▸ Problem description
Quote exactly, and only, the lines from the one with "What is the" through the end of the listing.

▸ Data supplied
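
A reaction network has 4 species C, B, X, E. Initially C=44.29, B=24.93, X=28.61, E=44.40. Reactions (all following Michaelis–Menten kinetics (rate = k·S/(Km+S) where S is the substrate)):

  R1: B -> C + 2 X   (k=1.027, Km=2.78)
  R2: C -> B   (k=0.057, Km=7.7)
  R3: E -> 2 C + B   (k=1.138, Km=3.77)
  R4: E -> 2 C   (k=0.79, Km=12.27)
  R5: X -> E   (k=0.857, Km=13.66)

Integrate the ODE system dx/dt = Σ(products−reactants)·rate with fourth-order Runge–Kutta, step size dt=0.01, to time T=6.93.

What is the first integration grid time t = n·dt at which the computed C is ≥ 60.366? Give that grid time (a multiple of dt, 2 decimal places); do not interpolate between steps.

RK4 with dt=0.01: 693 steps to T=6.93. Trajectory (selected grid times):
t=0.00: C=44.29 B=24.93 X=28.61 E=44.40
t=0.77: C=47.53 B=25.06 X=29.58 E=43.57
t=1.54: C=50.76 B=25.19 X=30.55 E=42.74
t=2.31: C=53.99 B=25.33 X=31.52 E=41.92
t=3.08: C=57.21 B=25.45 X=32.48 E=41.11
t=3.83: C=60.34 B=25.58 X=33.42 E=40.33
t=3.84: C=60.38 B=25.58 X=33.43 E=40.32
t=3.85: C=60.42 B=25.58 X=33.44 E=40.31
t=4.62: C=63.63 B=25.71 X=34.40 E=39.51
t=5.39: C=66.83 B=25.83 X=35.35 E=38.73
t=6.16: C=70.02 B=25.96 X=36.30 E=37.94
t=6.93: C=73.20 B=26.08 X=37.25 E=37.17
C(3.83)=60.339 < 60.366 but C(3.84)=60.380 ≥ 60.366, so the first grid time is t=3.84.

Threshold first reached at t = 3.84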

▸ Result of the exercise
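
What is the first integration grid time t = n·dt at which the computed C is ≥ 60.366? Give that grid time (a multiple of dt, 2 decimal places); do not interpolate between steps.

RK4 with dt=0.01: 693 steps to T=6.93. Trajectory (selected grid times):
t=0.00: C=44.29 B=24.93 X=28.61 E=44.40
t=0.77: C=47.53 B=25.06 X=29.58 E=43.57
t=1.54: C=50.76 B=25.19 X=30.55 E=42.74
t=2.31: C=53.99 B=25.33 X=31.52 E=41.92
t=3.08: C=57.21 B=25.45 X=32.48 E=41.11
t=3.83: C=60.34 B=25.58 X=33.42 E=40.33
t=3.84: C=60.38 B=25.58 X=33.43 E=40.32
t=3.85: C=60.42 B=25.58 X=33.44 E=40.31
t=4.62: C=63.63 B=25.71 X=34.40 E=39.51
t=5.39: C=66.83 B=25.83 X=35.35 E=38.73
t=6.16: C=70.02 B=25.96 X=36.30 E=37.94
t=6.93: C=73.20 B=26.08 X=37.25 E=37.17
C(3.83)=60.339 < 60.366 but C(3.84)=60.380 ≥ 60.366, so the first grid time is t=3.84.

Threshold first reached at t = 3.84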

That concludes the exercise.